== Work task ==
Starting with the line containing "Answer: $-284526 - i" and going on through the line containing "Answer: 14083381370", return the lines of the data below exactly, and only those.

Collected data entries:
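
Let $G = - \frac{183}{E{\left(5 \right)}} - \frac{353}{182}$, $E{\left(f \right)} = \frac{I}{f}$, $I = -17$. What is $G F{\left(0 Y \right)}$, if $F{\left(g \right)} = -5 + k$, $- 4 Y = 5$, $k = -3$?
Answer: $- \frac{642116}{1547} \approx -415.07$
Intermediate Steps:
$E{\left(f \right)} = - \frac{17}{f}$
$Y = - \frac{5}{4}$ ($Y = \left(- \frac{1}{4}\right) 5 = - \frac{5}{4} \approx -1.25$)
$G = \frac{160529}{3094}$ ($G = - \frac{183}{\left(-17\right) \frac{1}{5}} - \frac{353}{182} = - \frac{183}{- \frac{17}{5}} - \frac{353}{182} = \left(-183\right) \left(- \frac{5}{17}\right) - \frac{353}{182} = \frac{915}{17} - \frac{353}{182} = \frac{160529}{3094} \approx 51.884$)
$F{\left(g \right)} = -8$ ($F{\left(g \right)} = -5 - 3 = -8$)
$G F{\left(0 Y \right)} = \frac{160529}{3094} \left(-8\right) = - \frac{642116}{1547}$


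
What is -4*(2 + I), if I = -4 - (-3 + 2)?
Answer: 4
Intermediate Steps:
I = -3 (I = -4 - 1*(-1) = -4 + 1 = -3)
-4*(2 + I) = -4*(2 - 3) = -4*(-1) = 4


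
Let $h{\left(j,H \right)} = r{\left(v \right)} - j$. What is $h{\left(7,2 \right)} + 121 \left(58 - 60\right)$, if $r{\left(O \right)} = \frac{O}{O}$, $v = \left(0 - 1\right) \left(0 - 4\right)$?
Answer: $-248$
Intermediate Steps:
$v = 4$ ($v = \left(-1\right) \left(-4\right) = 4$)
$r{\left(O \right)} = 1$
$h{\left(j,H \right)} = 1 - j$
$h{\left(7,2 \right)} + 121 \left(58 - 60\right) = \left(1 - 7\right) + 121 \left(58 - 60\right) = \left(1 - 7\right) + 121 \left(-2\right) = -6 - 242 = -248$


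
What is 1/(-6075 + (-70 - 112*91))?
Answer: -1/16337 ≈ -6.1211e-5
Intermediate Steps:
1/(-6075 + (-70 - 112*91)) = 1/(-6075 + (-70 - 10192)) = 1/(-6075 - 10262) = 1/(-16337) = -1/16337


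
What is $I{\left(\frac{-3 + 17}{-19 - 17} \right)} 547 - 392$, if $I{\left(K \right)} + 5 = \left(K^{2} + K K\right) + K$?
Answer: $- \frac{257116}{81} \approx -3174.3$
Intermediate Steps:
$I{\left(K \right)} = -5 + K + 2 K^{2}$ ($I{\left(K \right)} = -5 + \left(\left(K^{2} + K K\right) + K\right) = -5 + \left(\left(K^{2} + K^{2}\right) + K\right) = -5 + \left(2 K^{2} + K\right) = -5 + \left(K + 2 K^{2}\right) = -5 + K + 2 K^{2}$)
$I{\left(\frac{-3 + 17}{-19 - 17} \right)} 547 - 392 = \left(-5 + \frac{-3 + 17}{-19 - 17} + 2 \left(\frac{-3 + 17}{-19 - 17}\right)^{2}\right) 547 - 392 = \left(-5 + \frac{14}{-36} + 2 \left(\frac{14}{-36}\right)^{2}\right) 547 - 392 = \left(-5 + 14 \left(- \frac{1}{36}\right) + 2 \left(14 \left(- \frac{1}{36}\right)\right)^{2}\right) 547 - 392 = \left(-5 - \frac{7}{18} + 2 \left(- \frac{7}{18}\right)^{2}\right) 547 - 392 = \left(-5 - \frac{7}{18} + 2 \cdot \frac{49}{324}\right) 547 - 392 = \left(-5 - \frac{7}{18} + \frac{49}{162}\right) 547 - 392 = \left(- \frac{412}{81}\right) 547 - 392 = - \frac{225364}{81} - 392 = - \frac{257116}{81}$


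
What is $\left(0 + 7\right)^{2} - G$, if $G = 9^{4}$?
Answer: $-6512$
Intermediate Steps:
$G = 6561$
$\left(0 + 7\right)^{2} - G = \left(0 + 7\right)^{2} - 6561 = 7^{2} - 6561 = 49 - 6561 = -6512$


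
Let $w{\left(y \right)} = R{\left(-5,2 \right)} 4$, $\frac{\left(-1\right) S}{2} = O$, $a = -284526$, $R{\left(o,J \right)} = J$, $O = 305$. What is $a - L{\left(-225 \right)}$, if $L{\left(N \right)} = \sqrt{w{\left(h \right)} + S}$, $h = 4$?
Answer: $-284526 - i \sqrt{602} \approx -2.8453 \cdot 10^{5} - 24.536 i$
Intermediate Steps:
$S = -610$ ($S = \left(-2\right) 305 = -610$)
$w{\left(y \right)} = 8$ ($w{\left(y \right)} = 2 \cdot 4 = 8$)
$L{\left(N \right)} = i \sqrt{602}$ ($L{\left(N \right)} = \sqrt{8 - 610} = \sqrt{-602} = i \sqrt{602}$)
$a - L{\left(-225 \right)} = -284526 - i \sqrt{602}$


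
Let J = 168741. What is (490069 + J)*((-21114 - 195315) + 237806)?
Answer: 14083381370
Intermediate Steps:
(490069 + J)*((-21114 - 195315) + 237806) = (490069 + 168741)*((-21114 - 195315) + 237806) = 658810*(-216429 + 237806) = 658810*21377 = 14083381370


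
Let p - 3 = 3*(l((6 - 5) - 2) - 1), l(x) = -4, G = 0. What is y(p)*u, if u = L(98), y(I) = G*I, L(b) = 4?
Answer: 0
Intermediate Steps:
p = -12 (p = 3 + 3*(-4 - 1) = 3 + 3*(-5) = 3 - 15 = -12)
y(I) = 0 (y(I) = 0*I = 0)
u = 4
y(p)*u = 0*4 = 0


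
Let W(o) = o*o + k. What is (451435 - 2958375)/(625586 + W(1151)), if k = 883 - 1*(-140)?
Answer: -250694/195141 ≈ -1.2847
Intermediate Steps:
k = 1023 (k = 883 + 140 = 1023)
W(o) = 1023 + o**2 (W(o) = o*o + 1023 = o**2 + 1023 = 1023 + o**2)
(451435 - 2958375)/(625586 + W(1151)) = (451435 - 2958375)/(625586 + (1023 + 1151**2)) = -2506940/(625586 + (1023 + 1324801)) = -2506940/(625586 + 1325824) = -2506940/1951410 = -2506940*1/1951410 = -250694/195141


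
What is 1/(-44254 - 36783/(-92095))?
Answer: -92095/4075535347 ≈ -2.2597e-5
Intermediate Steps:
1/(-44254 - 36783/(-92095)) = 1/(-44254 - 36783*(-1/92095)) = 1/(-44254 + 36783/92095) = 1/(-4075535347/92095) = -92095/4075535347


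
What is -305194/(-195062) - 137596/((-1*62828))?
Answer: 5751809948/1531919417 ≈ 3.7546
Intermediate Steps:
-305194/(-195062) - 137596/((-1*62828)) = -305194*(-1/195062) - 137596/(-62828) = 152597/97531 - 137596*(-1/62828) = 152597/97531 + 34399/15707 = 5751809948/1531919417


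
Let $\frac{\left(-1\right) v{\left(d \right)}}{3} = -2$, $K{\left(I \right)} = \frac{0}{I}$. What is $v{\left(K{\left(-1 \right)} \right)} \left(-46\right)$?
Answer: $-276$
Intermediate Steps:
$K{\left(I \right)} = 0$
$v{\left(d \right)} = 6$ ($v{\left(d \right)} = \left(-3\right) \left(-2\right) = 6$)
$v{\left(K{\left(-1 \right)} \right)} \left(-46\right) = 6 \left(-46\right) = -276$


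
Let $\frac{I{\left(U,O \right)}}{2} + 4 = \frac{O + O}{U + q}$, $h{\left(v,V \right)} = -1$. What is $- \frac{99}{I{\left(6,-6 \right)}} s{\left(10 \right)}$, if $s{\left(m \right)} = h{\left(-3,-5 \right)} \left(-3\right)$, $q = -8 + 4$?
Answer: $\frac{297}{20} \approx 14.85$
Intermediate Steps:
$q = -4$
$s{\left(m \right)} = 3$ ($s{\left(m \right)} = \left(-1\right) \left(-3\right) = 3$)
$I{\left(U,O \right)} = -8 + \frac{4 O}{-4 + U}$ ($I{\left(U,O \right)} = -8 + 2 \frac{O + O}{U - 4} = -8 + 2 \frac{2 O}{-4 + U} = -8 + \frac{4 O}{-4 + U}$)
$- \frac{99}{I{\left(6,-6 \right)}} s{\left(10 \right)} = - \frac{99}{4 \frac{1}{-4 + 6} \left(8 - 6 - 12\right)} 3 = - \frac{99}{4 \cdot \frac{1}{2} \left(8 - 6 - 12\right)} 3 = - \frac{99}{4 \cdot \frac{1}{2} \left(-10\right)} 3 = - \frac{99}{-20} \cdot 3 = \left(-99\right) \left(- \frac{1}{20}\right) 3 = \frac{99}{20} \cdot 3 = \frac{297}{20}$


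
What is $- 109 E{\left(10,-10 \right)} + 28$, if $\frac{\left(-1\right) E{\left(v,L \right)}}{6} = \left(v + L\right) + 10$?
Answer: $6568$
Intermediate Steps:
$E{\left(v,L \right)} = -60 - 6 L - 6 v$ ($E{\left(v,L \right)} = - 6 \left(\left(v + L\right) + 10\right) = - 6 \left(\left(L + v\right) + 10\right) = - 6 \left(10 + L + v\right) = -60 - 6 L - 6 v$)
$- 109 E{\left(10,-10 \right)} + 28 = - 109 \left(-60 - -60 - 60\right) + 28 = - 109 \left(-60 + 60 - 60\right) + 28 = \left(-109\right) \left(-60\right) + 28 = 6540 + 28 = 6568$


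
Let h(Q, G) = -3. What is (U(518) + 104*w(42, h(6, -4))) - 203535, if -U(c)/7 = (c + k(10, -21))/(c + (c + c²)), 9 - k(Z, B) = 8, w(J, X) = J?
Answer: -7663946679/38480 ≈ -1.9917e+5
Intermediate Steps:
k(Z, B) = 1 (k(Z, B) = 9 - 1*8 = 9 - 8 = 1)
U(c) = -7*(1 + c)/(c² + 2*c) (U(c) = -7*(c + 1)/(c + (c + c²)) = -7*(1 + c)/(c² + 2*c))
(U(518) + 104*w(42, h(6, -4))) - 203535 = (7*(-1 - 1*518)/(518*(2 + 518)) + 104*42) - 203535 = (7*(1/518)*(-1 - 518)/520 + 4368) - 203535 = (7*(1/518)*(1/520)*(-519) + 4368) - 203535 = (-519/38480 + 4368) - 203535 = 168080121/38480 - 203535 = -7663946679/38480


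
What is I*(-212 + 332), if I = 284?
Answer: 34080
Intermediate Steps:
I*(-212 + 332) = 284*(-212 + 332) = 284*120 = 34080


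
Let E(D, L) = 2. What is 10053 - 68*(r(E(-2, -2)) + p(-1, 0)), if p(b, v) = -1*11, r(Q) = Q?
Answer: 10665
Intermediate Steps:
p(b, v) = -11
10053 - 68*(r(E(-2, -2)) + p(-1, 0)) = 10053 - 68*(2 - 11) = 10053 - 68*(-9) = 10053 + 612 = 10665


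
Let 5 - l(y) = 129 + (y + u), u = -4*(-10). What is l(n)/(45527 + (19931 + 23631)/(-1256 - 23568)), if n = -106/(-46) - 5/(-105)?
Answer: -997279376/272923662669 ≈ -0.0036541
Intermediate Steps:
u = 40
n = 1136/483 (n = -106*(-1/46) - 5*(-1/105) = 53/23 + 1/21 = 1136/483 ≈ 2.3520)
l(y) = -164 - y (l(y) = 5 - (129 + (y + 40)) = 5 - (129 + (40 + y)) = 5 - (169 + y) = 5 + (-169 - y) = -164 - y)
l(n)/(45527 + (19931 + 23631)/(-1256 - 23568)) = (-164 - 1*1136/483)/(45527 + (19931 + 23631)/(-1256 - 23568)) = (-164 - 1136/483)/(45527 + 43562/(-24824)) = -80348/(483*(45527 + 43562*(-1/24824))) = -80348/(483*(45527 - 21781/12412)) = -80348/(483*565059343/12412) = -80348/483*12412/565059343 = -997279376/272923662669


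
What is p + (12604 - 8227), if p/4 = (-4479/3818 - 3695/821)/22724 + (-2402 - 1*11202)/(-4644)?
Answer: 90734743584416209/20674551174498 ≈ 4388.7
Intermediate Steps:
p = 242233093638463/20674551174498 (p = 4*((-4479/3818 - 3695/821)/22724 + (-2402 - 1*11202)/(-4644)) = 4*((-4479*1/3818 - 3695*1/821)*(1/22724) + (-2402 - 11202)*(-1/4644)) = 4*((-4479/3818 - 3695/821)*(1/22724) - 13604*(-1/4644)) = 4*(-17784769/3134578*1/22724 + 3401/1161) = 4*(-17784769/71230150472 + 3401/1161) = 4*(242233093638463/82698204697992) = 242233093638463/20674551174498 ≈ 11.716)
p + (12604 - 8227) = 242233093638463/20674551174498 + (12604 - 8227) = 242233093638463/20674551174498 + 4377 = 90734743584416209/20674551174498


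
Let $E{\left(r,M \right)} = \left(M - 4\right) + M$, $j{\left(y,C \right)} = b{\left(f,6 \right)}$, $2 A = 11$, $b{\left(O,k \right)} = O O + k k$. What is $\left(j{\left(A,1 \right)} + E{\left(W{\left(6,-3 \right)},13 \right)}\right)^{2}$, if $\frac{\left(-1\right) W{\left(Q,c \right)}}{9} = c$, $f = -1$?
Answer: $3481$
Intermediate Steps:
$W{\left(Q,c \right)} = - 9 c$
$b{\left(O,k \right)} = O^{2} + k^{2}$
$A = \frac{11}{2}$ ($A = \frac{1}{2} \cdot 11 = \frac{11}{2} \approx 5.5$)
$j{\left(y,C \right)} = 37$ ($j{\left(y,C \right)} = \left(-1\right)^{2} + 6^{2} = 1 + 36 = 37$)
$E{\left(r,M \right)} = -4 + 2 M$ ($E{\left(r,M \right)} = \left(-4 + M\right) + M = -4 + 2 M$)
$\left(j{\left(A,1 \right)} + E{\left(W{\left(6,-3 \right)},13 \right)}\right)^{2} = \left(37 + \left(-4 + 2 \cdot 13\right)\right)^{2} = \left(37 + \left(-4 + 26\right)\right)^{2} = \left(37 + 22\right)^{2} = 59^{2} = 3481$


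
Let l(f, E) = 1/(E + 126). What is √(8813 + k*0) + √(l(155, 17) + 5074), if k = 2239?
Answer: √8813 + √103758369/143 ≈ 165.11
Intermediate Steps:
l(f, E) = 1/(126 + E)
√(8813 + k*0) + √(l(155, 17) + 5074) = √(8813 + 2239*0) + √(1/(126 + 17) + 5074) = √(8813 + 0) + √(1/143 + 5074) = √8813 + √(1/143 + 5074) = √8813 + √(725583/143) = √8813 + √103758369/143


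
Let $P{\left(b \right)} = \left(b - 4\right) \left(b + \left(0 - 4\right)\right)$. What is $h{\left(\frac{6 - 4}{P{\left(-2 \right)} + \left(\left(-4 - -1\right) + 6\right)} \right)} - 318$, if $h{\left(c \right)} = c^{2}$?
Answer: $- \frac{483674}{1521} \approx -318.0$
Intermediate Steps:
$P{\left(b \right)} = \left(-4 + b\right)^{2}$ ($P{\left(b \right)} = \left(-4 + b\right) \left(b + \left(0 - 4\right)\right) = \left(-4 + b\right) \left(b - 4\right) = \left(-4 + b\right) \left(-4 + b\right) = \left(-4 + b\right)^{2}$)
$h{\left(\frac{6 - 4}{P{\left(-2 \right)} + \left(\left(-4 - -1\right) + 6\right)} \right)} - 318 = \left(\frac{6 - 4}{\left(-4 - 2\right)^{2} + \left(\left(-4 - -1\right) + 6\right)}\right)^{2} - 318 = \left(\frac{2}{\left(-6\right)^{2} + \left(\left(-4 + 1\right) + 6\right)}\right)^{2} - 318 = \left(\frac{2}{36 + \left(-3 + 6\right)}\right)^{2} - 318 = \left(\frac{2}{36 + 3}\right)^{2} - 318 = \left(\frac{2}{39}\right)^{2} - 318 = \frac{4}{1521} - 318 = - \frac{483674}{1521}$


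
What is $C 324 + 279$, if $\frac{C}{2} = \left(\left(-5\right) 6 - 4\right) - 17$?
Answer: $-32769$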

== Task response ==
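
Answer: $-284526 - i \sqrt{602} \approx -2.8453 \cdot 10^{5} - 24.536 i$
Intermediate Steps:
$S = -610$ ($S = \left(-2\right) 305 = -610$)
$w{\left(y \right)} = 8$ ($w{\left(y \right)} = 2 \cdot 4 = 8$)
$L{\left(N \right)} = i \sqrt{602}$ ($L{\left(N \right)} = \sqrt{8 - 610} = \sqrt{-602} = i \sqrt{602}$)
$a - L{\left(-225 \right)} = -284526 - i \sqrt{602}$


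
Let J = 168741. What is (490069 + J)*((-21114 - 195315) + 237806)?
Answer: 14083381370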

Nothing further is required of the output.